BEGIN Given entries

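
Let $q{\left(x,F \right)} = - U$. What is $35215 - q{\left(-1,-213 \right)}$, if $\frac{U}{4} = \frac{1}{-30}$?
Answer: $\frac{528223}{15} \approx 35215.0$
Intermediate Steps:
$U = - \frac{2}{15}$ ($U = \frac{4}{-30} = 4 \left(- \frac{1}{30}\right) = - \frac{2}{15} \approx -0.13333$)
$q{\left(x,F \right)} = \frac{2}{15}$ ($q{\left(x,F \right)} = \left(-1\right) \left(- \frac{2}{15}\right) = \frac{2}{15}$)
$35215 - q{\left(-1,-213 \right)} = 35215 - \frac{2}{15} = \frac{528223}{15}$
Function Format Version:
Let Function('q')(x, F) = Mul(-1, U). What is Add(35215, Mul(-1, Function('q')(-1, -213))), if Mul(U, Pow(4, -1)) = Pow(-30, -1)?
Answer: Rational(528223, 15) ≈ 35215.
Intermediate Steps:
U = Rational(-2, 15) (U = Mul(4, Pow(-30, -1)) = Mul(4, Rational(-1, 30)) = Rational(-2, 15) ≈ -0.13333)
Function('q')(x, F) = Rational(2, 15) (Function('q')(x, F) = Mul(-1, Rational(-2, 15)) = Rational(2, 15))
Add(35215, Mul(-1, Function('q')(-1, -213))) = Add(35215, Mul(-1, Rational(2, 15))) = Add(35215, Rational(-2, 15)) = Rational(528223, 15)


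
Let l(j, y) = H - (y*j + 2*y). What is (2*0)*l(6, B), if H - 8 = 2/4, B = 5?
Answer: 0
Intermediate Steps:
H = 17/2 (H = 8 + 2/4 = 8 + 2*(¼) = 8 + ½ = 17/2 ≈ 8.5000)
l(j, y) = 17/2 - 2*y - j*y (l(j, y) = 17/2 - (y*j + 2*y) = 17/2 - (j*y + 2*y) = 17/2 - (2*y + j*y) = 17/2 + (-2*y - j*y) = 17/2 - 2*y - j*y)
(2*0)*l(6, B) = (2*0)*(17/2 - 2*5 - 1*6*5) = 0*(17/2 - 10 - 30) = 0*(-63/2) = 0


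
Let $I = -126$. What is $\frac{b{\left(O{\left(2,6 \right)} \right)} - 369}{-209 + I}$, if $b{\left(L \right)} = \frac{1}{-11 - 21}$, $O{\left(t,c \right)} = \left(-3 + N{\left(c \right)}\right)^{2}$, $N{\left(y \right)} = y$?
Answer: $\frac{11809}{10720} \approx 1.1016$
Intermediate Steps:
$O{\left(t,c \right)} = \left(-3 + c\right)^{2}$
$b{\left(L \right)} = - \frac{1}{32}$ ($b{\left(L \right)} = \frac{1}{-32} = - \frac{1}{32}$)
$\frac{b{\left(O{\left(2,6 \right)} \right)} - 369}{-209 + I} = \frac{- \frac{1}{32} - 369}{-209 - 126} = - \frac{11809}{32 \left(-335\right)} = \left(- \frac{11809}{32}\right) \left(- \frac{1}{335}\right) = \frac{11809}{10720}$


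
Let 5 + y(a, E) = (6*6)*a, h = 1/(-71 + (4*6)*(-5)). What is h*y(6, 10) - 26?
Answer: -5177/191 ≈ -27.105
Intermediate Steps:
h = -1/191 (h = 1/(-71 + 24*(-5)) = 1/(-71 - 120) = 1/(-191) = -1/191 ≈ -0.0052356)
y(a, E) = -5 + 36*a (y(a, E) = -5 + (6*6)*a = -5 + 36*a)
h*y(6, 10) - 26 = -(-5 + 36*6)/191 - 26 = -(-5 + 216)/191 - 26 = -1/191*211 - 26 = -211/191 - 26 = -5177/191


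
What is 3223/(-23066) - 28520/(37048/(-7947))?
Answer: 653469188917/106818646 ≈ 6117.6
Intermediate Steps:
3223/(-23066) - 28520/(37048/(-7947)) = 3223*(-1/23066) - 28520/(37048*(-1/7947)) = -3223/23066 - 28520/(-37048/7947) = -3223/23066 - 28520*(-7947/37048) = -3223/23066 + 28331055/4631 = 653469188917/106818646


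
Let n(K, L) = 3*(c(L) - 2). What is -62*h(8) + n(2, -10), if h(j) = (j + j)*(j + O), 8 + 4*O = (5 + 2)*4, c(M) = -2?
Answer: -12908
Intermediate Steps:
O = 5 (O = -2 + ((5 + 2)*4)/4 = -2 + (7*4)/4 = -2 + (¼)*28 = -2 + 7 = 5)
n(K, L) = -12 (n(K, L) = 3*(-2 - 2) = 3*(-4) = -12)
h(j) = 2*j*(5 + j) (h(j) = (j + j)*(j + 5) = (2*j)*(5 + j) = 2*j*(5 + j))
-62*h(8) + n(2, -10) = -124*8*(5 + 8) - 12 = -124*8*13 - 12 = -62*208 - 12 = -12896 - 12 = -12908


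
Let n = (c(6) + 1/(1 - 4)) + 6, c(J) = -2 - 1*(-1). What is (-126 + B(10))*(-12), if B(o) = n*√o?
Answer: 1512 - 56*√10 ≈ 1334.9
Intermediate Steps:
c(J) = -1 (c(J) = -2 + 1 = -1)
n = 14/3 (n = (-1 + 1/(1 - 4)) + 6 = (-1 + 1/(-3)) + 6 = (-1 - ⅓) + 6 = -4/3 + 6 = 14/3 ≈ 4.6667)
B(o) = 14*√o/3
(-126 + B(10))*(-12) = (-126 + 14*√10/3)*(-12) = 1512 - 56*√10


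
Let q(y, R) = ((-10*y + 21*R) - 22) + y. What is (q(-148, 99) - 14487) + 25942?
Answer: 14844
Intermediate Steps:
q(y, R) = -22 - 9*y + 21*R (q(y, R) = (-22 - 10*y + 21*R) + y = -22 - 9*y + 21*R)
(q(-148, 99) - 14487) + 25942 = ((-22 - 9*(-148) + 21*99) - 14487) + 25942 = ((-22 + 1332 + 2079) - 14487) + 25942 = (3389 - 14487) + 25942 = -11098 + 25942 = 14844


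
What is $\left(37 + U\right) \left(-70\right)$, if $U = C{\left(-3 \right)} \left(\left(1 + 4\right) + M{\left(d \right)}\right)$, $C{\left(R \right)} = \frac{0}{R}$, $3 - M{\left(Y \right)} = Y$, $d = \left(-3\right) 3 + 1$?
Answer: $-2590$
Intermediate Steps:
$d = -8$ ($d = -9 + 1 = -8$)
$M{\left(Y \right)} = 3 - Y$
$C{\left(R \right)} = 0$
$U = 0$ ($U = 0 \left(\left(1 + 4\right) + \left(3 - -8\right)\right) = 0 \left(5 + \left(3 + 8\right)\right) = 0 \left(5 + 11\right) = 0 \cdot 16 = 0$)
$\left(37 + U\right) \left(-70\right) = \left(37 + 0\right) \left(-70\right) = 37 \left(-70\right) = -2590$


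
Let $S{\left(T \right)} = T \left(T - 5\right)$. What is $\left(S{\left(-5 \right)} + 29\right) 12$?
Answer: $948$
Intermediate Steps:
$S{\left(T \right)} = T \left(-5 + T\right)$
$\left(S{\left(-5 \right)} + 29\right) 12 = \left(- 5 \left(-5 - 5\right) + 29\right) 12 = \left(\left(-5\right) \left(-10\right) + 29\right) 12 = \left(50 + 29\right) 12 = 79 \cdot 12 = 948$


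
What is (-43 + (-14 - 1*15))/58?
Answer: -36/29 ≈ -1.2414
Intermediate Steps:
(-43 + (-14 - 1*15))/58 = (-43 + (-14 - 15))/58 = (-43 - 29)/58 = (1/58)*(-72) = -36/29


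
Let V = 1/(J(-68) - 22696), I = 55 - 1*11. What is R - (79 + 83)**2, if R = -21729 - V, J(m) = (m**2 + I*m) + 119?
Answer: -1004794484/20945 ≈ -47973.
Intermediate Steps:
I = 44 (I = 55 - 11 = 44)
J(m) = 119 + m**2 + 44*m (J(m) = (m**2 + 44*m) + 119 = 119 + m**2 + 44*m)
V = -1/20945 (V = 1/((119 + (-68)**2 + 44*(-68)) - 22696) = 1/((119 + 4624 - 2992) - 22696) = 1/(1751 - 22696) = 1/(-20945) = -1/20945 ≈ -4.7744e-5)
R = -455113904/20945 (R = -21729 - 1*(-1/20945) = -21729 + 1/20945 = -455113904/20945 ≈ -21729.)
R - (79 + 83)**2 = -455113904/20945 - (79 + 83)**2 = -455113904/20945 - 1*162**2 = -455113904/20945 - 1*26244 = -455113904/20945 - 26244 = -1004794484/20945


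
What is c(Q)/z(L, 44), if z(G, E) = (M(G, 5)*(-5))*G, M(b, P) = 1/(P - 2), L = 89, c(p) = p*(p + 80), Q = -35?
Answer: 945/89 ≈ 10.618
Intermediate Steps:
c(p) = p*(80 + p)
M(b, P) = 1/(-2 + P)
z(G, E) = -5*G/3 (z(G, E) = (-5/(-2 + 5))*G = (-5/3)*G = ((⅓)*(-5))*G = -5*G/3)
c(Q)/z(L, 44) = (-35*(80 - 35))/((-5/3*89)) = (-35*45)/(-445/3) = -1575*(-3/445) = 945/89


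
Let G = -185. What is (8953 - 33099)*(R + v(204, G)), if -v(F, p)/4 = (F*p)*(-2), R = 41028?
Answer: 6299498232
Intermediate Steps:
v(F, p) = 8*F*p (v(F, p) = -4*F*p*(-2) = -(-8)*F*p = 8*F*p)
(8953 - 33099)*(R + v(204, G)) = (8953 - 33099)*(41028 + 8*204*(-185)) = -24146*(41028 - 301920) = -24146*(-260892) = 6299498232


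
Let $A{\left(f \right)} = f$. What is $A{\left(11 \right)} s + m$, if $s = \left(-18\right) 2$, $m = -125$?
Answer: $-521$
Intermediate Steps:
$s = -36$
$A{\left(11 \right)} s + m = 11 \left(-36\right) - 125 = -396 - 125 = -521$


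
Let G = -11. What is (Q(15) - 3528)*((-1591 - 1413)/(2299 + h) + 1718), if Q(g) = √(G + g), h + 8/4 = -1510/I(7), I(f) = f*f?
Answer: -672142614628/111043 ≈ -6.0530e+6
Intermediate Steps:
I(f) = f²
h = -1608/49 (h = -2 - 1510/(7²) = -2 - 1510/49 = -1608/49 ≈ -32.816)
Q(g) = √(-11 + g)
(Q(15) - 3528)*((-1591 - 1413)/(2299 + h) + 1718) = (√(-11 + 15) - 3528)*((-1591 - 1413)/(2299 - 1608/49) + 1718) = (√4 - 3528)*(-3004/111043/49 + 1718) = (2 - 3528)*(-3004*49/111043 + 1718) = -3526*(-147196/111043 + 1718) = -3526*190624678/111043 = -672142614628/111043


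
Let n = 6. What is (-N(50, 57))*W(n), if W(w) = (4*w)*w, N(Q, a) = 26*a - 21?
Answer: -210384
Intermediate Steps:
N(Q, a) = -21 + 26*a
W(w) = 4*w²
(-N(50, 57))*W(n) = (-(-21 + 26*57))*(4*6²) = (-(-21 + 1482))*(4*36) = -1*1461*144 = -1461*144 = -210384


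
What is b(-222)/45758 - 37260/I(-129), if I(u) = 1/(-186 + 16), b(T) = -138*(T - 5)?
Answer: 144920177463/22879 ≈ 6.3342e+6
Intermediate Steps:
b(T) = 690 - 138*T (b(T) = -138*(-5 + T) = 690 - 138*T)
I(u) = -1/170 (I(u) = 1/(-170) = -1/170)
b(-222)/45758 - 37260/I(-129) = (690 - 138*(-222))/45758 - 37260/(-1/170) = (690 + 30636)*(1/45758) - 37260*(-170) = 31326*(1/45758) + 6334200 = 15663/22879 + 6334200 = 144920177463/22879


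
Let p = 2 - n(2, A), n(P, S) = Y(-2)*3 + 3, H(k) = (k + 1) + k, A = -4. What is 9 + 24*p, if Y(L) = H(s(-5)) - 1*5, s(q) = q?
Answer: 993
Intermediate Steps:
H(k) = 1 + 2*k (H(k) = (1 + k) + k = 1 + 2*k)
Y(L) = -14 (Y(L) = (1 + 2*(-5)) - 1*5 = (1 - 10) - 5 = -9 - 5 = -14)
n(P, S) = -39 (n(P, S) = -14*3 + 3 = -42 + 3 = -39)
p = 41 (p = 2 - 1*(-39) = 2 + 39 = 41)
9 + 24*p = 9 + 24*41 = 9 + 984 = 993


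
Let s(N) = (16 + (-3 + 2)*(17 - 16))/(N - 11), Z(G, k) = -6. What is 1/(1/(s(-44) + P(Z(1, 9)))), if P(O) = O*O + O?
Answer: 327/11 ≈ 29.727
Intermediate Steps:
P(O) = O + O**2 (P(O) = O**2 + O = O + O**2)
s(N) = 15/(-11 + N) (s(N) = (16 - 1*1)/(-11 + N) = (16 - 1)/(-11 + N) = 15/(-11 + N))
1/(1/(s(-44) + P(Z(1, 9)))) = 1/(1/(15/(-11 - 44) - 6*(1 - 6))) = 1/(1/(15/(-55) - 6*(-5))) = 1/(1/(15*(-1/55) + 30)) = 1/(1/(-3/11 + 30)) = 1/(1/(327/11)) = 1/(11/327) = 327/11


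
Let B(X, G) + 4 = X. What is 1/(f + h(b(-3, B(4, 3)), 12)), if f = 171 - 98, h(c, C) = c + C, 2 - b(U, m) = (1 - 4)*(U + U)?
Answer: 1/69 ≈ 0.014493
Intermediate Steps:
B(X, G) = -4 + X
b(U, m) = 2 + 6*U (b(U, m) = 2 - (1 - 4)*(U + U) = 2 - (-3)*2*U = 2 - (-6)*U = 2 + 6*U)
h(c, C) = C + c
f = 73
1/(f + h(b(-3, B(4, 3)), 12)) = 1/(73 + (12 + (2 + 6*(-3)))) = 1/(73 + (12 + (2 - 18))) = 1/(73 + (12 - 16)) = 1/(73 - 4) = 1/69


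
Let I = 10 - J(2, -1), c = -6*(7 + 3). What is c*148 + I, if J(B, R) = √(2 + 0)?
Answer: -8870 - √2 ≈ -8871.4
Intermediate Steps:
J(B, R) = √2
c = -60 (c = -6*10 = -60)
I = 10 - √2 ≈ 8.5858
c*148 + I = -60*148 + (10 - √2) = -8880 + (10 - √2) = -8870 - √2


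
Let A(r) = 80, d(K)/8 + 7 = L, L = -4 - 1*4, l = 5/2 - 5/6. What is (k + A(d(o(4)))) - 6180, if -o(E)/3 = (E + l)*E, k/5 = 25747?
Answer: 122635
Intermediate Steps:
k = 128735 (k = 5*25747 = 128735)
l = 5/3 (l = 5*(½) - 5*⅙ = 5/2 - ⅚ = 5/3 ≈ 1.6667)
o(E) = -3*E*(5/3 + E) (o(E) = -3*(E + 5/3)*E = -3*(5/3 + E)*E = -3*E*(5/3 + E))
L = -8 (L = -4 - 4 = -8)
d(K) = -120 (d(K) = -56 + 8*(-8) = -56 - 64 = -120)
(k + A(d(o(4)))) - 6180 = (128735 + 80) - 6180 = 128815 - 6180 = 122635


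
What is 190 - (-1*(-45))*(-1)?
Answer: 235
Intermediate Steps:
190 - (-1*(-45))*(-1) = 190 - 45*(-1) = 190 - 1*(-45) = 190 + 45 = 235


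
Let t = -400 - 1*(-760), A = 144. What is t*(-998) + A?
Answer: -359136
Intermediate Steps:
t = 360 (t = -400 + 760 = 360)
t*(-998) + A = 360*(-998) + 144 = -359280 + 144 = -359136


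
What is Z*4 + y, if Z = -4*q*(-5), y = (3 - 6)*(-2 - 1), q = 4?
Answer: 329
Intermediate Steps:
y = 9 (y = -3*(-3) = 9)
Z = 80 (Z = -4*4*(-5) = -16*(-5) = 80)
Z*4 + y = 80*4 + 9 = 320 + 9 = 329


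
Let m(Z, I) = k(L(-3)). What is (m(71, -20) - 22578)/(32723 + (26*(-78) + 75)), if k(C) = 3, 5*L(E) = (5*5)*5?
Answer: -4515/6154 ≈ -0.73367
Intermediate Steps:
L(E) = 25 (L(E) = ((5*5)*5)/5 = (25*5)/5 = (⅕)*125 = 25)
m(Z, I) = 3
(m(71, -20) - 22578)/(32723 + (26*(-78) + 75)) = (3 - 22578)/(32723 + (26*(-78) + 75)) = -22575/(32723 + (-2028 + 75)) = -22575/(32723 - 1953) = -22575/30770 = -22575*1/30770 = -4515/6154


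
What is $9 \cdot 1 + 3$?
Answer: $12$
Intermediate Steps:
$9 \cdot 1 + 3 = 9 + 3 = 12$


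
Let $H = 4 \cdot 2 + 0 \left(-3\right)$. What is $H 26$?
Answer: $208$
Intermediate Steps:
$H = 8$ ($H = 8 + 0 = 8$)
$H 26 = 8 \cdot 26 = 208$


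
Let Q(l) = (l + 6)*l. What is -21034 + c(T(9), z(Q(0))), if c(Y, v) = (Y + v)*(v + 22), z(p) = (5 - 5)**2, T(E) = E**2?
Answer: -19252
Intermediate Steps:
Q(l) = l*(6 + l) (Q(l) = (6 + l)*l = l*(6 + l))
z(p) = 0 (z(p) = 0**2 = 0)
c(Y, v) = (22 + v)*(Y + v) (c(Y, v) = (Y + v)*(22 + v) = (22 + v)*(Y + v))
-21034 + c(T(9), z(Q(0))) = -21034 + (0**2 + 22*9**2 + 22*0 + 9**2*0) = -21034 + (0 + 22*81 + 0 + 81*0) = -21034 + (0 + 1782 + 0 + 0) = -21034 + 1782 = -19252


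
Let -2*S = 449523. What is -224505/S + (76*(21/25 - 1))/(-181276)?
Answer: 18842639574/18862900775 ≈ 0.99893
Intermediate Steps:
S = -449523/2 (S = -½*449523 = -449523/2 ≈ -2.2476e+5)
-224505/S + (76*(21/25 - 1))/(-181276) = -224505/(-449523/2) + (76*(21/25 - 1))/(-181276) = -224505*(-2/449523) + (76*(21*(1/25) - 1))*(-1/181276) = 16630/16649 + (76*(21/25 - 1))*(-1/181276) = 16630/16649 + (76*(-4/25))*(-1/181276) = 16630/16649 - 304/25*(-1/181276) = 16630/16649 + 76/1132975 = 18842639574/18862900775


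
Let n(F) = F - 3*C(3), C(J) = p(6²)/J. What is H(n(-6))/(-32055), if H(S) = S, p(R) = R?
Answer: 14/10685 ≈ 0.0013102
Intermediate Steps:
C(J) = 36/J (C(J) = 6²/J = 36/J)
n(F) = -36 + F (n(F) = F - 108/3 = F - 3*12 = F - 36 = -36 + F)
H(n(-6))/(-32055) = (-36 - 6)/(-32055) = -42*(-1/32055) = 14/10685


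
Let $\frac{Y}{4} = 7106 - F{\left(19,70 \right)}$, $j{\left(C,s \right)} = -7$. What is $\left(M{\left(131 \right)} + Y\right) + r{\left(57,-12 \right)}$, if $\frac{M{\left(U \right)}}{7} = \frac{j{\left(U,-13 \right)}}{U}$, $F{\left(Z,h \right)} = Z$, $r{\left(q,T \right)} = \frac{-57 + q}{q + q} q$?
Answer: $\frac{3713539}{131} \approx 28348.0$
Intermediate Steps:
$r{\left(q,T \right)} = - \frac{57}{2} + \frac{q}{2}$ ($r{\left(q,T \right)} = \frac{-57 + q}{2 q} q = - \frac{57}{2} + \frac{q}{2}$)
$M{\left(U \right)} = - \frac{49}{U}$ ($M{\left(U \right)} = 7 \left(- \frac{7}{U}\right) = - \frac{49}{U}$)
$Y = 28348$ ($Y = 4 \left(7106 - 19\right) = 4 \cdot 7087 = 28348$)
$\left(M{\left(131 \right)} + Y\right) + r{\left(57,-12 \right)} = \left(- \frac{49}{131} + 28348\right) + \left(- \frac{57}{2} + \frac{1}{2} \cdot 57\right) = \left(\left(-49\right) \frac{1}{131} + 28348\right) + \left(- \frac{57}{2} + \frac{57}{2}\right) = \left(- \frac{49}{131} + 28348\right) + 0 = \frac{3713539}{131} + 0 = \frac{3713539}{131}$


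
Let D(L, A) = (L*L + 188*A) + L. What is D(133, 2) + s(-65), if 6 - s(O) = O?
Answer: 18269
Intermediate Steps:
D(L, A) = L + L² + 188*A (D(L, A) = (L² + 188*A) + L = L + L² + 188*A)
s(O) = 6 - O
D(133, 2) + s(-65) = (133 + 133² + 188*2) + (6 - 1*(-65)) = (133 + 17689 + 376) + (6 + 65) = 18198 + 71 = 18269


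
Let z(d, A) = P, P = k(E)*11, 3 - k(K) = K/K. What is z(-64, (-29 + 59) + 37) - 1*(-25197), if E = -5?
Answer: 25219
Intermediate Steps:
k(K) = 2 (k(K) = 3 - K/K = 3 - 1*1 = 3 - 1 = 2)
P = 22 (P = 2*11 = 22)
z(d, A) = 22
z(-64, (-29 + 59) + 37) - 1*(-25197) = 22 - 1*(-25197) = 22 + 25197 = 25219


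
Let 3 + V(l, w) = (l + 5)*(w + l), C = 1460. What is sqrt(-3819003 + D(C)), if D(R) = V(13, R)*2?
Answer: I*sqrt(3765981) ≈ 1940.6*I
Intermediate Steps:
V(l, w) = -3 + (5 + l)*(l + w) (V(l, w) = -3 + (l + 5)*(w + l) = -3 + (5 + l)*(l + w))
D(R) = 462 + 36*R (D(R) = (-3 + 13**2 + 5*13 + 5*R + 13*R)*2 = (-3 + 169 + 65 + 5*R + 13*R)*2 = (231 + 18*R)*2 = 462 + 36*R)
sqrt(-3819003 + D(C)) = sqrt(-3819003 + (462 + 36*1460)) = sqrt(-3819003 + (462 + 52560)) = sqrt(-3819003 + 53022) = sqrt(-3765981) = I*sqrt(3765981)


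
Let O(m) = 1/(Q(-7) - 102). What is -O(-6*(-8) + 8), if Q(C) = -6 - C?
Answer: 1/101 ≈ 0.0099010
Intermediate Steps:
O(m) = -1/101 (O(m) = 1/((-6 - 1*(-7)) - 102) = 1/((-6 + 7) - 102) = 1/(1 - 102) = 1/(-101) = -1/101)
-O(-6*(-8) + 8) = -1*(-1/101) = 1/101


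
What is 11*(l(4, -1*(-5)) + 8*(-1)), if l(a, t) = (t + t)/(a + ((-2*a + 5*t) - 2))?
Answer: -1562/19 ≈ -82.211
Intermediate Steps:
l(a, t) = 2*t/(-2 - a + 5*t) (l(a, t) = (2*t)/(a + (-2 - 2*a + 5*t)) = (2*t)/(-2 - a + 5*t) = 2*t/(-2 - a + 5*t))
11*(l(4, -1*(-5)) + 8*(-1)) = 11*(2*(-1*(-5))/(-2 - 1*4 + 5*(-1*(-5))) + 8*(-1)) = 11*(2*5/(-2 - 4 + 5*5) - 8) = 11*(2*5/(-2 - 4 + 25) - 8) = 11*(2*5/19 - 8) = 11*(2*5*(1/19) - 8) = 11*(10/19 - 8) = 11*(-142/19) = -1562/19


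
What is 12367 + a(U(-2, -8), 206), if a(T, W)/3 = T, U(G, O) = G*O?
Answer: 12415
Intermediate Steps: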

END Given entries

=== Activity ===
Here the job is to set down exactly the lines of the material above that fall between the one with "Answer: 122635" and the one with "Answer: 235", inclusive, and nothing beyond them.

=== Solution for this problem ===
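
Answer: 122635
Intermediate Steps:
k = 128735 (k = 5*25747 = 128735)
l = 5/3 (l = 5*(½) - 5*⅙ = 5/2 - ⅚ = 5/3 ≈ 1.6667)
o(E) = -3*E*(5/3 + E) (o(E) = -3*(E + 5/3)*E = -3*(5/3 + E)*E = -3*E*(5/3 + E))
L = -8 (L = -4 - 4 = -8)
d(K) = -120 (d(K) = -56 + 8*(-8) = -56 - 64 = -120)
(k + A(d(o(4)))) - 6180 = (128735 + 80) - 6180 = 128815 - 6180 = 122635


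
What is 190 - (-1*(-45))*(-1)?
Answer: 235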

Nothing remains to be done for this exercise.